*Task:* Please reproduce the listing in its entirety, exactly as shown.

+--

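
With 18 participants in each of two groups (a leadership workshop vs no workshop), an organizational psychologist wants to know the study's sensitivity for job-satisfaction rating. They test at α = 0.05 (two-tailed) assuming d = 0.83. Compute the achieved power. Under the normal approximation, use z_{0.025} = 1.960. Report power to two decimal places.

For two equal groups, power = Φ(d·√(n/2) − z_{α/2}).
d·√(n/2) = 0.83 × √(18/2) = 0.83 × 3.000 = 2.490.
z_β = 2.490 − 1.960 = 0.530.
Power = Φ(0.530) = 0.702.

power ≈ 0.70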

+--

*Completed exercise:*
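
With 18 participants in each of two groups (a leadership workshop vs no workshop), an organizational psychologist wants to know the study's sensitivity for job-satisfaction rating. They test at α = 0.05 (two-tailed) assuming d = 0.83. Compute the achieved power. Under the normal approximation, use z_{0.025} = 1.960. Report power to two decimal places.

For two equal groups, power = Φ(d·√(n/2) − z_{α/2}).
d·√(n/2) = 0.83 × √(18/2) = 0.83 × 3.000 = 2.490.
z_β = 2.490 − 1.960 = 0.530.
Power = Φ(0.530) = 0.702.

power ≈ 0.70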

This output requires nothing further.